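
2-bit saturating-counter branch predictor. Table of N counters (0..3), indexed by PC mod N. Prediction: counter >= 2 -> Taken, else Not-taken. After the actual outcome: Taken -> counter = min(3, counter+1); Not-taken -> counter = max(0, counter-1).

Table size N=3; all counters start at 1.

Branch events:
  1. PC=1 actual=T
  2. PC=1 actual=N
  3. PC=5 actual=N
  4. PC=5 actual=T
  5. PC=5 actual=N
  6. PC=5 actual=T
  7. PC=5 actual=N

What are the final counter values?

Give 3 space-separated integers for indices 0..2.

Ev 1: PC=1 idx=1 pred=N actual=T -> ctr[1]=2
Ev 2: PC=1 idx=1 pred=T actual=N -> ctr[1]=1
Ev 3: PC=5 idx=2 pred=N actual=N -> ctr[2]=0
Ev 4: PC=5 idx=2 pred=N actual=T -> ctr[2]=1
Ev 5: PC=5 idx=2 pred=N actual=N -> ctr[2]=0
Ev 6: PC=5 idx=2 pred=N actual=T -> ctr[2]=1
Ev 7: PC=5 idx=2 pred=N actual=N -> ctr[2]=0

Answer: 1 1 0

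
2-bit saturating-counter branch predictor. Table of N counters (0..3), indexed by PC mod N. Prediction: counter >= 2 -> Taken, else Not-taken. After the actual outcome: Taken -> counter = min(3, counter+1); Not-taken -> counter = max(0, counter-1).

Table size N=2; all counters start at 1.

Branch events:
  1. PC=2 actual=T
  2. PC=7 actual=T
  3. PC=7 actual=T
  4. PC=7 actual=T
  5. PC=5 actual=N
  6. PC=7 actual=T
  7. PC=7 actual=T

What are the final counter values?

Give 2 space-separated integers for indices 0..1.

Answer: 2 3

Derivation:
Ev 1: PC=2 idx=0 pred=N actual=T -> ctr[0]=2
Ev 2: PC=7 idx=1 pred=N actual=T -> ctr[1]=2
Ev 3: PC=7 idx=1 pred=T actual=T -> ctr[1]=3
Ev 4: PC=7 idx=1 pred=T actual=T -> ctr[1]=3
Ev 5: PC=5 idx=1 pred=T actual=N -> ctr[1]=2
Ev 6: PC=7 idx=1 pred=T actual=T -> ctr[1]=3
Ev 7: PC=7 idx=1 pred=T actual=T -> ctr[1]=3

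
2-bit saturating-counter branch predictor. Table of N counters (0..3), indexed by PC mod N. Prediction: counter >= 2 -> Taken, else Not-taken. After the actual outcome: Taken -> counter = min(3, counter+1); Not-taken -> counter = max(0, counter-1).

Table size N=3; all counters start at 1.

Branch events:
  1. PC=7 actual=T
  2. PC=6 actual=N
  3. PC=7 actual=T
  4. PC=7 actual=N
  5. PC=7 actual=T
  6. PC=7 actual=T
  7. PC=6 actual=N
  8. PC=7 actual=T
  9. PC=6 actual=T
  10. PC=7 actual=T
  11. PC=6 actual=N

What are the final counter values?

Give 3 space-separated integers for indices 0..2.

Ev 1: PC=7 idx=1 pred=N actual=T -> ctr[1]=2
Ev 2: PC=6 idx=0 pred=N actual=N -> ctr[0]=0
Ev 3: PC=7 idx=1 pred=T actual=T -> ctr[1]=3
Ev 4: PC=7 idx=1 pred=T actual=N -> ctr[1]=2
Ev 5: PC=7 idx=1 pred=T actual=T -> ctr[1]=3
Ev 6: PC=7 idx=1 pred=T actual=T -> ctr[1]=3
Ev 7: PC=6 idx=0 pred=N actual=N -> ctr[0]=0
Ev 8: PC=7 idx=1 pred=T actual=T -> ctr[1]=3
Ev 9: PC=6 idx=0 pred=N actual=T -> ctr[0]=1
Ev 10: PC=7 idx=1 pred=T actual=T -> ctr[1]=3
Ev 11: PC=6 idx=0 pred=N actual=N -> ctr[0]=0

Answer: 0 3 1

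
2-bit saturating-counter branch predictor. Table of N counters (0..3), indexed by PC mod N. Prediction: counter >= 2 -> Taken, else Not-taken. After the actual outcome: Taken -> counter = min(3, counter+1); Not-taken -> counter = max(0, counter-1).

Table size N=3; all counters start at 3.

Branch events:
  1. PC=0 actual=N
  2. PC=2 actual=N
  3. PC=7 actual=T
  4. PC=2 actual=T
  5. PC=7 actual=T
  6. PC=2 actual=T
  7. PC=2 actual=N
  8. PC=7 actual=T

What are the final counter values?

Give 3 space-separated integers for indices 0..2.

Answer: 2 3 2

Derivation:
Ev 1: PC=0 idx=0 pred=T actual=N -> ctr[0]=2
Ev 2: PC=2 idx=2 pred=T actual=N -> ctr[2]=2
Ev 3: PC=7 idx=1 pred=T actual=T -> ctr[1]=3
Ev 4: PC=2 idx=2 pred=T actual=T -> ctr[2]=3
Ev 5: PC=7 idx=1 pred=T actual=T -> ctr[1]=3
Ev 6: PC=2 idx=2 pred=T actual=T -> ctr[2]=3
Ev 7: PC=2 idx=2 pred=T actual=N -> ctr[2]=2
Ev 8: PC=7 idx=1 pred=T actual=T -> ctr[1]=3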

● WHAT THIS TASK INVOLVES: Output, please, only the lines running from the start of the entries through the line that contains "2. PC=1 actual=N", including both of those lines.

● ANSWER SPACE:
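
2-bit saturating-counter branch predictor. Table of N counters (0..3), indexed by PC mod N. Prediction: counter >= 2 -> Taken, else Not-taken. After the actual outcome: Taken -> counter = min(3, counter+1); Not-taken -> counter = max(0, counter-1).

Table size N=3; all counters start at 1.

Branch events:
  1. PC=1 actual=T
  2. PC=1 actual=N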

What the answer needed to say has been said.